### PROMPT
Extract each line from the entries below that has the string "points" in it.

[Opening INPUT DATA section]

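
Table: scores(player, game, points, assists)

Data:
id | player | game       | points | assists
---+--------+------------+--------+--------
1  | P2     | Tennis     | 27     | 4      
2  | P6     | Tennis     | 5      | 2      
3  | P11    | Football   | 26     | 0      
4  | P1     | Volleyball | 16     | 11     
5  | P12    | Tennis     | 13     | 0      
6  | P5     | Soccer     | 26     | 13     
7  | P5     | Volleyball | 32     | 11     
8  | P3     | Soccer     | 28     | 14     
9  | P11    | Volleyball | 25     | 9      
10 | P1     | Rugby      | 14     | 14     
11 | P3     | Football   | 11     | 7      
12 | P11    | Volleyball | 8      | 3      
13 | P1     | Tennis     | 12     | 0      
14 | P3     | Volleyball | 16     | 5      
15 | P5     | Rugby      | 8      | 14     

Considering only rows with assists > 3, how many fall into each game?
SELECT game, COUNT(*)
FROM scores
WHERE assists > 3
GROUP BY game

Note: WHERE filters rows before grouping.

Result:
  Football: 1
  Rugby: 2
  Soccer: 2
  Tennis: 1
  Volleyball: 4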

[Closing INPUT DATA section]

### PROBLEM SOLUTION
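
Table: scores(player, game, points, assists)
id | player | game       | points | assists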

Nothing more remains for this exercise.